----- Provided material -----
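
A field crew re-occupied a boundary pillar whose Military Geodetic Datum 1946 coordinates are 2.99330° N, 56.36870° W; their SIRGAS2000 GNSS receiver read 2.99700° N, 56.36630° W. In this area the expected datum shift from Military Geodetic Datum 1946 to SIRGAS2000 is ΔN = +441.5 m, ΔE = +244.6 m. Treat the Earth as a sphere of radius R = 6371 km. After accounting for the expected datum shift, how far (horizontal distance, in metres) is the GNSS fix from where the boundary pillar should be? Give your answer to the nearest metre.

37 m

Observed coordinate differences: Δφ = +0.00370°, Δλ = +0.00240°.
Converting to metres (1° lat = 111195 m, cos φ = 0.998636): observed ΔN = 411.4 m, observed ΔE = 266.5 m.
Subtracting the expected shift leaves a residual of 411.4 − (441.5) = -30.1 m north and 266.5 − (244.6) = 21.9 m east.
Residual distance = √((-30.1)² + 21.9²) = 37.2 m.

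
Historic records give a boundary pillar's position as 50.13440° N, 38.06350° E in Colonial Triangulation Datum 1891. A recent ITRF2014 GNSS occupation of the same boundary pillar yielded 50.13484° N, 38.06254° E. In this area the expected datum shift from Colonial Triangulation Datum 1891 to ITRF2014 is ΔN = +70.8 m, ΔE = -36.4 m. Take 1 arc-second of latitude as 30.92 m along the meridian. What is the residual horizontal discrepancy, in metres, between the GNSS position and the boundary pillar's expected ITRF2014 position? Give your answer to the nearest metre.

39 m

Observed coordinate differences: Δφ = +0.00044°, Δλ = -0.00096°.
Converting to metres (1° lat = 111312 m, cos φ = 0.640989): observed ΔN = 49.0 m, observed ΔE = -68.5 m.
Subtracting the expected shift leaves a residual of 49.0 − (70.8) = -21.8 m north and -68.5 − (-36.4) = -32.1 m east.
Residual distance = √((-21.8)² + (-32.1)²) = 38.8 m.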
-----
Each line of the material above needs to be returned exactly as written.

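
A field crew re-occupied a boundary pillar whose Military Geodetic Datum 1946 coordinates are 2.99330° N, 56.36870° W; their SIRGAS2000 GNSS receiver read 2.99700° N, 56.36630° W. In this area the expected datum shift from Military Geodetic Datum 1946 to SIRGAS2000 is ΔN = +441.5 m, ΔE = +244.6 m. Treat the Earth as a sphere of radius R = 6371 km. After accounting for the expected datum shift, how far (horizontal distance, in metres) is the GNSS fix from where the boundary pillar should be? Give your answer to the nearest metre.

37 m

Observed coordinate differences: Δφ = +0.00370°, Δλ = +0.00240°.
Converting to metres (1° lat = 111195 m, cos φ = 0.998636): observed ΔN = 411.4 m, observed ΔE = 266.5 m.
Subtracting the expected shift leaves a residual of 411.4 − (441.5) = -30.1 m north and 266.5 − (244.6) = 21.9 m east.
Residual distance = √((-30.1)² + 21.9²) = 37.2 m.

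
Historic records give a boundary pillar's position as 50.13440° N, 38.06350° E in Colonial Triangulation Datum 1891. A recent ITRF2014 GNSS occupation of the same boundary pillar yielded 50.13484° N, 38.06254° E. In this area the expected datum shift from Colonial Triangulation Datum 1891 to ITRF2014 is ΔN = +70.8 m, ΔE = -36.4 m. Take 1 arc-second of latitude as 30.92 m along the meridian. What is the residual horizontal discrepancy, in metres, between the GNSS position and the boundary pillar's expected ITRF2014 position? Give your answer to the nearest metre.

39 m

Observed coordinate differences: Δφ = +0.00044°, Δλ = -0.00096°.
Converting to metres (1° lat = 111312 m, cos φ = 0.640989): observed ΔN = 49.0 m, observed ΔE = -68.5 m.
Subtracting the expected shift leaves a residual of 49.0 − (70.8) = -21.8 m north and -68.5 − (-36.4) = -32.1 m east.
Residual distance = √((-21.8)² + (-32.1)²) = 38.8 m.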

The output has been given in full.